> TRY IT: Every entry that follows needs to be repeated exactly.

Excerpts from a dataset:
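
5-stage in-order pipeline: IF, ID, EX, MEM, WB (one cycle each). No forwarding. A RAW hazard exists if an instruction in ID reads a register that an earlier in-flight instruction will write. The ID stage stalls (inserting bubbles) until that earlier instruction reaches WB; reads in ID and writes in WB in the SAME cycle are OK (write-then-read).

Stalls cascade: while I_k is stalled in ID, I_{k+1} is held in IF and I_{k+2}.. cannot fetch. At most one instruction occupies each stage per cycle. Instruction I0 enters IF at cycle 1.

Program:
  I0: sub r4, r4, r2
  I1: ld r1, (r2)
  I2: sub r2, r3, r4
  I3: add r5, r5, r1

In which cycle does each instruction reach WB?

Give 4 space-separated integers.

I0 sub r4 <- r4,r2: IF@1 ID@2 stall=0 (-) EX@3 MEM@4 WB@5
I1 ld r1 <- r2: IF@2 ID@3 stall=0 (-) EX@4 MEM@5 WB@6
I2 sub r2 <- r3,r4: IF@3 ID@4 stall=1 (RAW on I0.r4 (WB@5)) EX@6 MEM@7 WB@8
I3 add r5 <- r5,r1: IF@4 ID@6 stall=0 (-) EX@7 MEM@8 WB@9

Answer: 5 6 8 9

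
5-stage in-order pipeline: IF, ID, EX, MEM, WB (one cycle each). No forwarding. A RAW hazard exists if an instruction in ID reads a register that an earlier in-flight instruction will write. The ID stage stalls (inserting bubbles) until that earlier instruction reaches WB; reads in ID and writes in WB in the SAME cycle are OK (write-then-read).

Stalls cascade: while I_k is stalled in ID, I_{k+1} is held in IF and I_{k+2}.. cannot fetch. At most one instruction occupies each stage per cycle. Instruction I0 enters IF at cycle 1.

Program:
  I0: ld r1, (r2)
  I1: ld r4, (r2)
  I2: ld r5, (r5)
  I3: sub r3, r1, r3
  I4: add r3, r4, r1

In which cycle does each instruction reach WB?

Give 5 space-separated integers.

Answer: 5 6 7 8 9

Derivation:
I0 ld r1 <- r2: IF@1 ID@2 stall=0 (-) EX@3 MEM@4 WB@5
I1 ld r4 <- r2: IF@2 ID@3 stall=0 (-) EX@4 MEM@5 WB@6
I2 ld r5 <- r5: IF@3 ID@4 stall=0 (-) EX@5 MEM@6 WB@7
I3 sub r3 <- r1,r3: IF@4 ID@5 stall=0 (-) EX@6 MEM@7 WB@8
I4 add r3 <- r4,r1: IF@5 ID@6 stall=0 (-) EX@7 MEM@8 WB@9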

> TASK RESULT:
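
5-stage in-order pipeline: IF, ID, EX, MEM, WB (one cycle each). No forwarding. A RAW hazard exists if an instruction in ID reads a register that an earlier in-flight instruction will write. The ID stage stalls (inserting bubbles) until that earlier instruction reaches WB; reads in ID and writes in WB in the SAME cycle are OK (write-then-read).

Stalls cascade: while I_k is stalled in ID, I_{k+1} is held in IF and I_{k+2}.. cannot fetch. At most one instruction occupies each stage per cycle. Instruction I0 enters IF at cycle 1.

Program:
  I0: sub r4, r4, r2
  I1: ld r1, (r2)
  I2: sub r2, r3, r4
  I3: add r5, r5, r1

In which cycle does each instruction reach WB?

Give 4 space-separated integers.

I0 sub r4 <- r4,r2: IF@1 ID@2 stall=0 (-) EX@3 MEM@4 WB@5
I1 ld r1 <- r2: IF@2 ID@3 stall=0 (-) EX@4 MEM@5 WB@6
I2 sub r2 <- r3,r4: IF@3 ID@4 stall=1 (RAW on I0.r4 (WB@5)) EX@6 MEM@7 WB@8
I3 add r5 <- r5,r1: IF@4 ID@6 stall=0 (-) EX@7 MEM@8 WB@9

Answer: 5 6 8 9

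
5-stage in-order pipeline: IF, ID, EX, MEM, WB (one cycle each). No forwarding. A RAW hazard exists if an instruction in ID reads a register that an earlier in-flight instruction will write. The ID stage stalls (inserting bubbles) until that earlier instruction reaches WB; reads in ID and writes in WB in the SAME cycle are OK (write-then-read).

Stalls cascade: while I_k is stalled in ID, I_{k+1} is held in IF and I_{k+2}.. cannot fetch. At most one instruction occupies each stage per cycle. Instruction I0 enters IF at cycle 1.

Program:
  I0: ld r1, (r2)
  I1: ld r4, (r2)
  I2: ld r5, (r5)
  I3: sub r3, r1, r3
  I4: add r3, r4, r1

In which cycle does each instruction reach WB?

Give 5 space-separated integers.

Answer: 5 6 7 8 9

Derivation:
I0 ld r1 <- r2: IF@1 ID@2 stall=0 (-) EX@3 MEM@4 WB@5
I1 ld r4 <- r2: IF@2 ID@3 stall=0 (-) EX@4 MEM@5 WB@6
I2 ld r5 <- r5: IF@3 ID@4 stall=0 (-) EX@5 MEM@6 WB@7
I3 sub r3 <- r1,r3: IF@4 ID@5 stall=0 (-) EX@6 MEM@7 WB@8
I4 add r3 <- r4,r1: IF@5 ID@6 stall=0 (-) EX@7 MEM@8 WB@9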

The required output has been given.